**TASK TO CARRY OUT**
All lines from the one containing "Moon P (mass" down to the final line of the entries below: return them exactly.

**RAW DATA**
____

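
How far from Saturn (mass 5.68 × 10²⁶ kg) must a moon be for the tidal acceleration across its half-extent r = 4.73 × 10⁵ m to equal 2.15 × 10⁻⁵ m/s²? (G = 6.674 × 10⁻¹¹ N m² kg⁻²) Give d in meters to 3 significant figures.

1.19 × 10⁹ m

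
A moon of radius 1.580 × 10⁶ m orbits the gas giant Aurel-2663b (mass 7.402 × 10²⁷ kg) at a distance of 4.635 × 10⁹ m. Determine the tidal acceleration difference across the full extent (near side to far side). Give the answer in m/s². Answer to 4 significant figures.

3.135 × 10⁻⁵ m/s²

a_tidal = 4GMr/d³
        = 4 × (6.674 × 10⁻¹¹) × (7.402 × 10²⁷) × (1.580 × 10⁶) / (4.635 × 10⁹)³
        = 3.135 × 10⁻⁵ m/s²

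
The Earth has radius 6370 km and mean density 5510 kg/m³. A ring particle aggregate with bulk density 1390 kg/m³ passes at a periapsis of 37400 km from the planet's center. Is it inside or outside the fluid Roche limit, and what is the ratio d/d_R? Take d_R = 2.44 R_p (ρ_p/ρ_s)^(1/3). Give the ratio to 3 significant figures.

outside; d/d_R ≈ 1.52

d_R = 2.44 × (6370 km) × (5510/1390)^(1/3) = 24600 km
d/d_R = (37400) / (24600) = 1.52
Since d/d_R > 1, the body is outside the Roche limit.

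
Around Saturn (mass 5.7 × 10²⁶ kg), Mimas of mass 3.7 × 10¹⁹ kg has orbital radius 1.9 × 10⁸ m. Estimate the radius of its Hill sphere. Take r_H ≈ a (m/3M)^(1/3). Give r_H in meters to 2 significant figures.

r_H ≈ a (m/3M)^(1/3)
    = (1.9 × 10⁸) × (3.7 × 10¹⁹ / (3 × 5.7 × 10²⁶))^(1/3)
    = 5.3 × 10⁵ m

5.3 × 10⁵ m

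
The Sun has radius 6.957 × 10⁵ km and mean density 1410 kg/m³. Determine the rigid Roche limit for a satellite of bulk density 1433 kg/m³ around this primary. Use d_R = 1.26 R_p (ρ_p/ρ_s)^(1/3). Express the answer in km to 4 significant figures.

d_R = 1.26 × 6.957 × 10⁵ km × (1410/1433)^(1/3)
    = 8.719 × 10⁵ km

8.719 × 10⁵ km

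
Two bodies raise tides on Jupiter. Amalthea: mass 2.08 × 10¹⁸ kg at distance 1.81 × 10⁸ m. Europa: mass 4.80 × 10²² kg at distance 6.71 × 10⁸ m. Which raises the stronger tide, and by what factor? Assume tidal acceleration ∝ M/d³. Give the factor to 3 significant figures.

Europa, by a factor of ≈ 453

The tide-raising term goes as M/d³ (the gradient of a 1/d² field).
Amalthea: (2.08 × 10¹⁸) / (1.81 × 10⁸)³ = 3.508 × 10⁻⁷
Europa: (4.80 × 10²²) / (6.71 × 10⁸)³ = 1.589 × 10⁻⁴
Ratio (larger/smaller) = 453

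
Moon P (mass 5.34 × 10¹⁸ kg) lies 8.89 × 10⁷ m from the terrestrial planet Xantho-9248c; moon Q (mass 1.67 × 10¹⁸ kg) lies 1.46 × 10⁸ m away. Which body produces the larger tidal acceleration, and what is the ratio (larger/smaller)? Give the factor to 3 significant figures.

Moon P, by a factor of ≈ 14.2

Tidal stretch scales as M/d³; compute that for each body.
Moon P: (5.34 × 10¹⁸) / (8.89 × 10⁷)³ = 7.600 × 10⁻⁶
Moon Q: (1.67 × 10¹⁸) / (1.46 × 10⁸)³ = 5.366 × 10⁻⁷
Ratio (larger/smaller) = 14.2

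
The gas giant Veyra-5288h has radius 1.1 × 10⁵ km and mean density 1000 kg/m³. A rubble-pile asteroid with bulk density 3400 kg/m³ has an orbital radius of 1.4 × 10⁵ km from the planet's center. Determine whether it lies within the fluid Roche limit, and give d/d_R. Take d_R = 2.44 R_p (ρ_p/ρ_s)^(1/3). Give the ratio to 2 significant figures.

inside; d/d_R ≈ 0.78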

____

**RESULT FOR THIS EXERCISE**
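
Moon P (mass 5.34 × 10¹⁸ kg) lies 8.89 × 10⁷ m from the terrestrial planet Xantho-9248c; moon Q (mass 1.67 × 10¹⁸ kg) lies 1.46 × 10⁸ m away. Which body produces the larger tidal acceleration, and what is the ratio (larger/smaller)? Give the factor to 3 significant figures.

Moon P, by a factor of ≈ 14.2

Tidal stretch scales as M/d³; compute that for each body.
Moon P: (5.34 × 10¹⁸) / (8.89 × 10⁷)³ = 7.600 × 10⁻⁶
Moon Q: (1.67 × 10¹⁸) / (1.46 × 10⁸)³ = 5.366 × 10⁻⁷
Ratio (larger/smaller) = 14.2

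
The gas giant Veyra-5288h has radius 1.1 × 10⁵ km and mean density 1000 kg/m³. A rubble-pile asteroid with bulk density 3400 kg/m³ has an orbital radius of 1.4 × 10⁵ km from the planet's center. Determine whether it lies within the fluid Roche limit, and give d/d_R. Take d_R = 2.44 R_p (ρ_p/ρ_s)^(1/3). Give the ratio to 2 significant figures.

inside; d/d_R ≈ 0.78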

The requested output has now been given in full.